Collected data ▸
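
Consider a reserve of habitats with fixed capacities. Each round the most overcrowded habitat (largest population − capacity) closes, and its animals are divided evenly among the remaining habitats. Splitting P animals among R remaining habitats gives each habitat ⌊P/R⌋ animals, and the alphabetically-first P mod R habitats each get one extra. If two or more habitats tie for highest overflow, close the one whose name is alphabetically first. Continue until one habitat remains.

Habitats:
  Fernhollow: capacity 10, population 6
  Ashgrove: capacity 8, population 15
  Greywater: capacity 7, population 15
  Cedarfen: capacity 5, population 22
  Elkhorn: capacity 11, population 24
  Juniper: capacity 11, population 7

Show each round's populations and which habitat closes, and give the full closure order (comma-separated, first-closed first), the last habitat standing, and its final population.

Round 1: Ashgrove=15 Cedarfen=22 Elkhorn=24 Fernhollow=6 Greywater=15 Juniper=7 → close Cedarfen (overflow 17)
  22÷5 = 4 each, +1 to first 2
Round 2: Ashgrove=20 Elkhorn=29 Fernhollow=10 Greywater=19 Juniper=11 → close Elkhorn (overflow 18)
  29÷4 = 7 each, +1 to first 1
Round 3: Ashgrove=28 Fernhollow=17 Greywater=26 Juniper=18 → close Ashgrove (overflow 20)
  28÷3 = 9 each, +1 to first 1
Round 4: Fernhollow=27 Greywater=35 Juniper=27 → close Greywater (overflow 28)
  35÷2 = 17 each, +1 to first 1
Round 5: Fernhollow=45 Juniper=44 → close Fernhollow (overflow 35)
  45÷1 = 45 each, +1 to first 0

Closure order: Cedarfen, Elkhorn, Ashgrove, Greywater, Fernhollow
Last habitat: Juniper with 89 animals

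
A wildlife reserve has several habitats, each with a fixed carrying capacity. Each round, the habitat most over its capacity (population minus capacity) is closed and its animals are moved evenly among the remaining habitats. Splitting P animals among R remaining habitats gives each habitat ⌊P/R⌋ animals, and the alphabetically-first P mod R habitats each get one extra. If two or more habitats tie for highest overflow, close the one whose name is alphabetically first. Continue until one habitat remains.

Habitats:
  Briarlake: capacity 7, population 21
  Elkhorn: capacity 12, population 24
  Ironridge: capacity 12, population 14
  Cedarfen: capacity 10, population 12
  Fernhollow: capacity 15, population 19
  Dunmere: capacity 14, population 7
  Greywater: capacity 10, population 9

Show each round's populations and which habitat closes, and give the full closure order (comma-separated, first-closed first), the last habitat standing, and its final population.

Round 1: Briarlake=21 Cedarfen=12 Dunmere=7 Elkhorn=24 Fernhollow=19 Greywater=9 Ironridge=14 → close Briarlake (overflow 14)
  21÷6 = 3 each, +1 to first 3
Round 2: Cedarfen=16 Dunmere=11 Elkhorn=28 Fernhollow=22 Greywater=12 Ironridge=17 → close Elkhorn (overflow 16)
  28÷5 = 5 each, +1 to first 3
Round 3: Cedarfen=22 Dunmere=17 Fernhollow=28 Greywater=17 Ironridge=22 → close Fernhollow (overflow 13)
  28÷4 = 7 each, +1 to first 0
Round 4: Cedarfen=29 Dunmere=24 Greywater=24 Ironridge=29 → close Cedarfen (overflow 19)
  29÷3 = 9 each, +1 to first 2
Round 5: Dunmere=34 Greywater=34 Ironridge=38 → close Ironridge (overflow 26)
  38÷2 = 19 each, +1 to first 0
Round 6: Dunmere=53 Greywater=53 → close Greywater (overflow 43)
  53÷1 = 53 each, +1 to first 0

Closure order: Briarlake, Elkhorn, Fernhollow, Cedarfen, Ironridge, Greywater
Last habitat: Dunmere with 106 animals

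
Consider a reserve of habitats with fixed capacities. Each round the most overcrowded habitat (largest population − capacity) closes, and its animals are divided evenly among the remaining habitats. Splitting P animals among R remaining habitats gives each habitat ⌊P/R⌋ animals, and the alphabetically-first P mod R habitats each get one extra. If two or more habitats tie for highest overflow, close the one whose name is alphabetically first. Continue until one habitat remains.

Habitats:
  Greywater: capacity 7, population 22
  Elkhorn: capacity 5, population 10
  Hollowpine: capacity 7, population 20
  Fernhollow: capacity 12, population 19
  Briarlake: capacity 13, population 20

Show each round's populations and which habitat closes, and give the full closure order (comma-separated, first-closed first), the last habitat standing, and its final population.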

EXERCISE DETAILS ▸ The answer should consist of every record above, copied exactly.

SOLUTION FOR THIS PROBLEM ▸
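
Consider a reserve of habitats with fixed capacities. Each round the most overcrowded habitat (largest population − capacity) closes, and its animals are divided evenly among the remaining habitats. Splitting P animals among R remaining habitats gives each habitat ⌊P/R⌋ animals, and the alphabetically-first P mod R habitats each get one extra. If two or more habitats tie for highest overflow, close the one whose name is alphabetically first. Continue until one habitat remains.

Habitats:
  Fernhollow: capacity 10, population 6
  Ashgrove: capacity 8, population 15
  Greywater: capacity 7, population 15
  Cedarfen: capacity 5, population 22
  Elkhorn: capacity 11, population 24
  Juniper: capacity 11, population 7

Show each round's populations and which habitat closes, and give the full closure order (comma-separated, first-closed first), the last habitat standing, and its final population.

Round 1: Ashgrove=15 Cedarfen=22 Elkhorn=24 Fernhollow=6 Greywater=15 Juniper=7 → close Cedarfen (overflow 17)
  22÷5 = 4 each, +1 to first 2
Round 2: Ashgrove=20 Elkhorn=29 Fernhollow=10 Greywater=19 Juniper=11 → close Elkhorn (overflow 18)
  29÷4 = 7 each, +1 to first 1
Round 3: Ashgrove=28 Fernhollow=17 Greywater=26 Juniper=18 → close Ashgrove (overflow 20)
  28÷3 = 9 each, +1 to first 1
Round 4: Fernhollow=27 Greywater=35 Juniper=27 → close Greywater (overflow 28)
  35÷2 = 17 each, +1 to first 1
Round 5: Fernhollow=45 Juniper=44 → close Fernhollow (overflow 35)
  45÷1 = 45 each, +1 to first 0

Closure order: Cedarfen, Elkhorn, Ashgrove, Greywater, Fernhollow
Last habitat: Juniper with 89 animals

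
A wildlife reserve has several habitats, each with a fixed carrying capacity. Each round, the habitat most over its capacity (population minus capacity) is closed and its animals are moved evenly among the remaining habitats. Splitting P animals among R remaining habitats gives each habitat ⌊P/R⌋ animals, and the alphabetically-first P mod R habitats each get one extra. If two or more habitats tie for highest overflow, close the one whose name is alphabetically first. Continue until one habitat remains.

Habitats:
  Briarlake: capacity 7, population 21
  Elkhorn: capacity 12, population 24
  Ironridge: capacity 12, population 14
  Cedarfen: capacity 10, population 12
  Fernhollow: capacity 15, population 19
  Dunmere: capacity 14, population 7
  Greywater: capacity 10, population 9

Show each round's populations and which habitat closes, and give the full closure order (comma-separated, first-closed first), the last habitat standing, and its final population.

Round 1: Briarlake=21 Cedarfen=12 Dunmere=7 Elkhorn=24 Fernhollow=19 Greywater=9 Ironridge=14 → close Briarlake (overflow 14)
  21÷6 = 3 each, +1 to first 3
Round 2: Cedarfen=16 Dunmere=11 Elkhorn=28 Fernhollow=22 Greywater=12 Ironridge=17 → close Elkhorn (overflow 16)
  28÷5 = 5 each, +1 to first 3
Round 3: Cedarfen=22 Dunmere=17 Fernhollow=28 Greywater=17 Ironridge=22 → close Fernhollow (overflow 13)
  28÷4 = 7 each, +1 to first 0
Round 4: Cedarfen=29 Dunmere=24 Greywater=24 Ironridge=29 → close Cedarfen (overflow 19)
  29÷3 = 9 each, +1 to first 2
Round 5: Dunmere=34 Greywater=34 Ironridge=38 → close Ironridge (overflow 26)
  38÷2 = 19 each, +1 to first 0
Round 6: Dunmere=53 Greywater=53 → close Greywater (overflow 43)
  53÷1 = 53 each, +1 to first 0

Closure order: Briarlake, Elkhorn, Fernhollow, Cedarfen, Ironridge, Greywater
Last habitat: Dunmere with 106 animals

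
Consider a reserve of habitats with fixed capacities. Each round the most overcrowded habitat (largest population − capacity) closes, and its animals are divided evenly among the remaining habitats. Splitting P animals among R remaining habitats gives each habitat ⌊P/R⌋ animals, and the alphabetically-first P mod R habitats each get one extra. If two or more habitats tie for highest overflow, close the one whose name is alphabetically first. Continue until one habitat remains.

Habitats:
  Greywater: capacity 7, population 22
  Elkhorn: capacity 5, population 10
  Hollowpine: capacity 7, population 20
  Fernhollow: capacity 12, population 19
  Briarlake: capacity 13, population 20

Show each round's populations and which habitat closes, and give the full closure order (comma-separated, first-closed first), the last habitat standing, and its final population.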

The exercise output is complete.